- _What you need to do_
Would you repeat, exactly as given, the line with "Maya Hoffmann -> Elena Ferrari, Wes Taylor" and every line after it to the end of the entries?

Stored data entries

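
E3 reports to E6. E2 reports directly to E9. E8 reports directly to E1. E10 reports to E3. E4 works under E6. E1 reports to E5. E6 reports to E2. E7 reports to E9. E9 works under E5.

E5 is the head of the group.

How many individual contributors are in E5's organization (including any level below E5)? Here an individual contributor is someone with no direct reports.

The people in E5's organization with no one reporting to them are E8, E7, E10, E4. That is 4.

4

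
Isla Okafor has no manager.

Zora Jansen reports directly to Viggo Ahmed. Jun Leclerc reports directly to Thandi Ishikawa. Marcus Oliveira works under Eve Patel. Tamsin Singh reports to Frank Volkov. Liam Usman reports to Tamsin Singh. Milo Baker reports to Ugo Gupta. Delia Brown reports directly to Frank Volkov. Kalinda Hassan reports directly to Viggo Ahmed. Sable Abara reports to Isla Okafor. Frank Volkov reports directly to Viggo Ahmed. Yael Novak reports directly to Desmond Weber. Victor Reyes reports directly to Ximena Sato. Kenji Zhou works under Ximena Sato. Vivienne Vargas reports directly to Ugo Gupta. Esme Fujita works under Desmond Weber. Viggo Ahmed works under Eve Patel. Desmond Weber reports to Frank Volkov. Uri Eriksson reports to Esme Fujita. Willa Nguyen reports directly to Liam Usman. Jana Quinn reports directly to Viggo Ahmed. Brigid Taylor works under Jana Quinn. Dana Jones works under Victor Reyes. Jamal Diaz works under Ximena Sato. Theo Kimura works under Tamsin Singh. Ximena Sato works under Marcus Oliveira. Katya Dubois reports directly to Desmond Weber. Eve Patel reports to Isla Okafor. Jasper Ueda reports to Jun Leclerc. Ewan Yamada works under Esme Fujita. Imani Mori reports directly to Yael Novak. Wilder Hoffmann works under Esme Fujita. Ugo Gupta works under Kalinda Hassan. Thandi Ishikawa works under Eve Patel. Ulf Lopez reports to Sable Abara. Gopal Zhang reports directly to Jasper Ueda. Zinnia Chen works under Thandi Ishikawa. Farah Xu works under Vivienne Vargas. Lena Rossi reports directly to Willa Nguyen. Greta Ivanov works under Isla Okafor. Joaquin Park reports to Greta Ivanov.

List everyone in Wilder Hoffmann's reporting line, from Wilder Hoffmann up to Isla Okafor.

Wilder Hoffmann reports to Esme Fujita. Esme Fujita reports to Desmond Weber. Desmond Weber reports to Frank Volkov. Frank Volkov reports to Viggo Ahmed. Viggo Ahmed reports to Eve Patel. Eve Patel reports to Isla Okafor. Isla Okafor is at the top.

Wilder Hoffmann -> Esme Fujita -> Desmond Weber -> Frank Volkov -> Viggo Ahmed -> Eve Patel -> Isla Okafor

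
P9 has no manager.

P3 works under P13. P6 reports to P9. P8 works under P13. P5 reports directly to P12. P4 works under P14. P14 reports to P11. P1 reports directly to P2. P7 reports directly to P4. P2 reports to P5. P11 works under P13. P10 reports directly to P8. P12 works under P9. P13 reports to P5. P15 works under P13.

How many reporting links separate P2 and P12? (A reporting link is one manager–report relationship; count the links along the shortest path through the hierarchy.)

P2 is in P12's organization: the chain from P2 up to P12 is P2 → P5 → P12, which is 2 links.

2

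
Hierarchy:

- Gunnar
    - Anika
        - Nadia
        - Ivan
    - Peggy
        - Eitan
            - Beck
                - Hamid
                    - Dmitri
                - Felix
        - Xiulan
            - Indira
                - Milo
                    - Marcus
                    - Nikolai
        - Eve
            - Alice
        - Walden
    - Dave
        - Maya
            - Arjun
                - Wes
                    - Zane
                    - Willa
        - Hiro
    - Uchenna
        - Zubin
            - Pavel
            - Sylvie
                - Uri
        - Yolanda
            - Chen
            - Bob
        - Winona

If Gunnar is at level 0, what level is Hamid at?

Chain from Hamid up to Gunnar: Hamid → Beck → Eitan → Peggy → Gunnar. That is 4 steps up, so Hamid is 4 levels below Gunnar.

4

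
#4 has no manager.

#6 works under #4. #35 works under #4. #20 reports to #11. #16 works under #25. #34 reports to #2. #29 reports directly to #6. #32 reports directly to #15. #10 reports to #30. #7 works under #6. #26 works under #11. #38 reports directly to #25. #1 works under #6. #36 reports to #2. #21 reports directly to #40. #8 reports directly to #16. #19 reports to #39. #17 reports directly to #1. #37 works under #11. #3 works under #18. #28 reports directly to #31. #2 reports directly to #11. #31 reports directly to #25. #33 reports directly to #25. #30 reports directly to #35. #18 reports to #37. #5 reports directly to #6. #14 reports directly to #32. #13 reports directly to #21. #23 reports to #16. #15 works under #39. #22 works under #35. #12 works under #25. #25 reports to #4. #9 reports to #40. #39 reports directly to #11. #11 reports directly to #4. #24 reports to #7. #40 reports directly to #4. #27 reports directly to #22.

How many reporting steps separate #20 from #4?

Chain from #20 up to #4: #20 → #11 → #4. That is 2 steps up, so #20 is 2 levels below #4.

2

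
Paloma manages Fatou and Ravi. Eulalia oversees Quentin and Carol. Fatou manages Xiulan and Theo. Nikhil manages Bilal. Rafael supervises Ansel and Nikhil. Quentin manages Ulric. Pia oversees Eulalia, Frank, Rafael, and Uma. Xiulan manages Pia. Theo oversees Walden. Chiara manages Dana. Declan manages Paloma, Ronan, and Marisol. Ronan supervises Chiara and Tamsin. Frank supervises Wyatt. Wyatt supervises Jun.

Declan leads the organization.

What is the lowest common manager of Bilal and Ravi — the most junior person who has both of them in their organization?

Paloma

Bilal's chain of managers is Nikhil, Rafael, Pia, Xiulan, Fatou, Paloma, Declan. Ravi's chain of managers is Paloma, Declan. The first manager that appears in both chains is Paloma.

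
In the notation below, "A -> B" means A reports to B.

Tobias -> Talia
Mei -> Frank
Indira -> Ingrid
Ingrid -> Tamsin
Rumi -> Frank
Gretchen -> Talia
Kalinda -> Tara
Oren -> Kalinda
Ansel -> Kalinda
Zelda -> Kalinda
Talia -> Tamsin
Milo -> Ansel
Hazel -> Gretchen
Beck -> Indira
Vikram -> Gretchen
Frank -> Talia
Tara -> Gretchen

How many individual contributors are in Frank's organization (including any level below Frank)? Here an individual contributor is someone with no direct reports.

The people in Frank's organization with no one reporting to them are Mei, Rumi. That is 2.

2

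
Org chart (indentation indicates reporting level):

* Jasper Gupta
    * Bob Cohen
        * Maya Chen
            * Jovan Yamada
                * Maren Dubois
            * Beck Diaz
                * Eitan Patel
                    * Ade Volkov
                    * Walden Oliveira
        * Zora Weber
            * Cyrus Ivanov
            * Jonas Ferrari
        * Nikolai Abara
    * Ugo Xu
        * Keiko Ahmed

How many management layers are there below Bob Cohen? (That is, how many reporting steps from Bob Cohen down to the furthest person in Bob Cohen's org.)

4

The longest chain under Bob Cohen runs Bob Cohen → Maya Chen → Beck Diaz → Eitan Patel → Walden Oliveira, which is 4 levels below Bob Cohen.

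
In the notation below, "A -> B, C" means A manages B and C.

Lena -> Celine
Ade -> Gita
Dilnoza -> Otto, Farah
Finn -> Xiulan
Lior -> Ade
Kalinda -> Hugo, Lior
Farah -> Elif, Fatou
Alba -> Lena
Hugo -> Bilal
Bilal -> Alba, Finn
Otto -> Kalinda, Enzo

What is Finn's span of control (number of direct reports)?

1

Finn directly manages Xiulan. That is 1 direct report.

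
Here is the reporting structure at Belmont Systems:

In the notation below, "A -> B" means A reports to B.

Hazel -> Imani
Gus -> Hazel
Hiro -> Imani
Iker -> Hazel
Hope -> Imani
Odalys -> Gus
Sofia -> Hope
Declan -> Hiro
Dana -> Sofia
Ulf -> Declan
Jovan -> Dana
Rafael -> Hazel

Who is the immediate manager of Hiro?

Hiro reports directly to Imani.

Imani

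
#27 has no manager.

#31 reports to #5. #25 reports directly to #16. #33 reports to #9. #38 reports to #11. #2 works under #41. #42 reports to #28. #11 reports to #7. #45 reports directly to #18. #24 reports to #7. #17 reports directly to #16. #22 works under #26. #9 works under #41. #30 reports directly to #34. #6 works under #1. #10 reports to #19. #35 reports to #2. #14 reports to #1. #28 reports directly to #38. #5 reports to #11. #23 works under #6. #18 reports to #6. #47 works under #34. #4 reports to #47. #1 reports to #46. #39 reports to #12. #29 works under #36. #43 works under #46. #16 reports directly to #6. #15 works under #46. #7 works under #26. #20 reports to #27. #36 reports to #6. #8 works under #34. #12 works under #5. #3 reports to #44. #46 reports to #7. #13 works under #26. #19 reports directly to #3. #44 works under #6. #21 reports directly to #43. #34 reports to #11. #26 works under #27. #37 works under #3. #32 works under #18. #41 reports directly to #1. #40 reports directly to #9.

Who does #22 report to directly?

#22 reports directly to #26.

#26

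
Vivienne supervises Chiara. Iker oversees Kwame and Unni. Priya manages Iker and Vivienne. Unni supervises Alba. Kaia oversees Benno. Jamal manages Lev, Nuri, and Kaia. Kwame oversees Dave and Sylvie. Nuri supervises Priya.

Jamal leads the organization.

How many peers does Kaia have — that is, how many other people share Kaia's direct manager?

Kaia reports to Jamal. Jamal's other direct reports are Nuri, Lev — 2 peers.

2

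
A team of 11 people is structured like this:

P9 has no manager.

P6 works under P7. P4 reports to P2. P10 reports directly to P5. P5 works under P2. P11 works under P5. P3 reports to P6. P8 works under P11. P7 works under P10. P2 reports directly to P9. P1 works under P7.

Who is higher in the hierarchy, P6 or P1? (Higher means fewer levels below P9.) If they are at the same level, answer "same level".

Both P6 and P1 are 5 levels below P9.

same level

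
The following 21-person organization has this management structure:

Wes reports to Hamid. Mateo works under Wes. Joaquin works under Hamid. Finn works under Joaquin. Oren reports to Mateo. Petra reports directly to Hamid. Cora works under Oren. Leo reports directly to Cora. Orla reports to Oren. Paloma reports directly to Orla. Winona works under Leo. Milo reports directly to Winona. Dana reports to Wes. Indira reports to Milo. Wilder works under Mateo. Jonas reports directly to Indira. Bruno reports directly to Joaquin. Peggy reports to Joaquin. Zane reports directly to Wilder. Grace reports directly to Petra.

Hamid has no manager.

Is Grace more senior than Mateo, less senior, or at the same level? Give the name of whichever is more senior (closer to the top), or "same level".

Both Grace and Mateo are 2 levels below Hamid.

same level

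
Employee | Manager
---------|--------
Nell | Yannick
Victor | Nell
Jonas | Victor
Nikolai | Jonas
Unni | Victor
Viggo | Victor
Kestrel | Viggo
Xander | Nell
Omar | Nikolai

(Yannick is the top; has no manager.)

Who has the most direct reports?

Victor

Direct-report counts: Yannick has 1; Nell has 2; Victor has 3; Viggo has 1; Jonas has 1; Nikolai has 1. The largest is 3, held by Victor.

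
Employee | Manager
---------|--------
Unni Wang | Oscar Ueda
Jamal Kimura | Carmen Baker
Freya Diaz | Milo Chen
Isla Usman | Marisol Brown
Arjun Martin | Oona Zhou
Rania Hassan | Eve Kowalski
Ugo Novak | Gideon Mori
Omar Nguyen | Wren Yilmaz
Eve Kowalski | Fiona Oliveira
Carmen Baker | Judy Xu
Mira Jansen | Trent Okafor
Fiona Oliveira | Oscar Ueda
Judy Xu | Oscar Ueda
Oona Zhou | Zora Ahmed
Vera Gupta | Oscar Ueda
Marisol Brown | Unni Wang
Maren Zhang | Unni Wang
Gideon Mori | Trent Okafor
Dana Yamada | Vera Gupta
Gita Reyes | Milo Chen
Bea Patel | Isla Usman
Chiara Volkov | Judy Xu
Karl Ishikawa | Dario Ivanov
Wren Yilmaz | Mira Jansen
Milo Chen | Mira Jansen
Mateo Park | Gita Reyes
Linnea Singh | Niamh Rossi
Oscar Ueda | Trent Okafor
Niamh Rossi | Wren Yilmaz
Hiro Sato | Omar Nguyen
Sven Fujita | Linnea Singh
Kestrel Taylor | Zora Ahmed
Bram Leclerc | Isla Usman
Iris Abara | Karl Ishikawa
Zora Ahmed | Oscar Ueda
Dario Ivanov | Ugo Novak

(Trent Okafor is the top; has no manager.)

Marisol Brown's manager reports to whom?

Marisol Brown reports to Unni Wang, and Unni Wang reports to Oscar Ueda. So Marisol Brown's skip-level manager is Oscar Ueda.

Oscar Ueda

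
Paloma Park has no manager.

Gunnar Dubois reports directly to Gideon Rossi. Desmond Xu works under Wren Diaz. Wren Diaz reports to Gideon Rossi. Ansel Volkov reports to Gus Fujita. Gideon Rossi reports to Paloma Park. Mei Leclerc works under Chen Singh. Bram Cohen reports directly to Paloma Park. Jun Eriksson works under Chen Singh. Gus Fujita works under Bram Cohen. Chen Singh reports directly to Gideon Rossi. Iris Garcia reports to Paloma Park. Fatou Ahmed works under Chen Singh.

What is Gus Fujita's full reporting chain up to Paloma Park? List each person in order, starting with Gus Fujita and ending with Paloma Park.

Gus Fujita reports to Bram Cohen. Bram Cohen reports to Paloma Park. Paloma Park is at the top.

Gus Fujita -> Bram Cohen -> Paloma Park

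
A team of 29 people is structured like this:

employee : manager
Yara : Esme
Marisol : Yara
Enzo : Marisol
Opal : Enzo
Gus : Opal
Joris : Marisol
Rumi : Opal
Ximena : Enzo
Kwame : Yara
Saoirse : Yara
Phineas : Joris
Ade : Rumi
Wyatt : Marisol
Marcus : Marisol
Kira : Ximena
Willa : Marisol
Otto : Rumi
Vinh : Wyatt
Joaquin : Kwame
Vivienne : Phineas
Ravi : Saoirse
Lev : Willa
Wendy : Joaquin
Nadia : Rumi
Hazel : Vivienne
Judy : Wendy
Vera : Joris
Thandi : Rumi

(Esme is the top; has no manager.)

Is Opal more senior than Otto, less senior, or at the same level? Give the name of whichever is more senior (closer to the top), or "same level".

Opal

Opal is 4 levels below Esme; Otto is 6. Opal is higher.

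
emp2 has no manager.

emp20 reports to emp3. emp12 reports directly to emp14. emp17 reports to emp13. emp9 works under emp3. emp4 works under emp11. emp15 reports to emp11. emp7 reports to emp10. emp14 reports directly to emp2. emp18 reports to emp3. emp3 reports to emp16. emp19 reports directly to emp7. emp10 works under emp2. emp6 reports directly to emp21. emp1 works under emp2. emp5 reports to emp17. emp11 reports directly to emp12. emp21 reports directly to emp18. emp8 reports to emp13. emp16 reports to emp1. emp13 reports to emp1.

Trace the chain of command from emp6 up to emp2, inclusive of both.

emp6 -> emp21 -> emp18 -> emp3 -> emp16 -> emp1 -> emp2

emp6 reports to emp21. emp21 reports to emp18. emp18 reports to emp3. emp3 reports to emp16. emp16 reports to emp1. emp1 reports to emp2. emp2 is at the top.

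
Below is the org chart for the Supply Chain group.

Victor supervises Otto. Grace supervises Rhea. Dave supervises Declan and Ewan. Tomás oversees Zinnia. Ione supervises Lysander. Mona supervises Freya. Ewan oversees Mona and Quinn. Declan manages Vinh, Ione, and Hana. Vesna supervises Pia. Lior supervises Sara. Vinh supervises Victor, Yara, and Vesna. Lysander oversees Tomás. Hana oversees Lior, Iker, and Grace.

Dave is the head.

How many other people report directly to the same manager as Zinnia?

Zinnia reports to Tomás, and Tomás has no other direct reports. Zinnia has 0 peers.

0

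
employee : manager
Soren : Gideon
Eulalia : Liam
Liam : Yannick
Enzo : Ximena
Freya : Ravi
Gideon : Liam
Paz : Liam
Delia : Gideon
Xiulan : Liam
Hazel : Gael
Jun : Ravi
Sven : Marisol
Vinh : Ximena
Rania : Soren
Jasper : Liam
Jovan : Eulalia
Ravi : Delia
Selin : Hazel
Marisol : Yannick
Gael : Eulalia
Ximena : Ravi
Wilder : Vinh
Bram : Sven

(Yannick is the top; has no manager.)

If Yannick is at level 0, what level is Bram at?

3

Chain from Bram up to Yannick: Bram → Sven → Marisol → Yannick. That is 3 steps up, so Bram is 3 levels below Yannick.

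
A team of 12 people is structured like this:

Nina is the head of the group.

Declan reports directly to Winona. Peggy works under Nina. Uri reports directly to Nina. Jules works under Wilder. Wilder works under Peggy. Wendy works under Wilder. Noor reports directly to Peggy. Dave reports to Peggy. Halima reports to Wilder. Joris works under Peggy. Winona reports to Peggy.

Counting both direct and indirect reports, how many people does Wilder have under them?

Wilder directly manages Jules, Wendy, Halima. Jules has no reports. Wendy has no reports. Halima has no reports. So Wilder's organization is 3 direct reports plus everyone under them: 1 + 1 + 1 = 3.

3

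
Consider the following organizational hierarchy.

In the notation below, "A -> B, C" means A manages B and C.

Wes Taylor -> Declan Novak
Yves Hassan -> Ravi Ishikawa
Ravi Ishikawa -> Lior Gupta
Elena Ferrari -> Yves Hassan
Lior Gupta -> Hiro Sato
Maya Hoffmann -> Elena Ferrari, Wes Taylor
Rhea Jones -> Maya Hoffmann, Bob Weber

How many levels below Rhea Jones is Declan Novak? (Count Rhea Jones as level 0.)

Chain from Declan Novak up to Rhea Jones: Declan Novak → Wes Taylor → Maya Hoffmann → Rhea Jones. That is 3 steps up, so Declan Novak is 3 levels below Rhea Jones.

3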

- _Exercise answer_
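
Maya Hoffmann -> Elena Ferrari, Wes Taylor
Rhea Jones -> Maya Hoffmann, Bob Weber

How many levels below Rhea Jones is Declan Novak? (Count Rhea Jones as level 0.)

Chain from Declan Novak up to Rhea Jones: Declan Novak → Wes Taylor → Maya Hoffmann → Rhea Jones. That is 3 steps up, so Declan Novak is 3 levels below Rhea Jones.

3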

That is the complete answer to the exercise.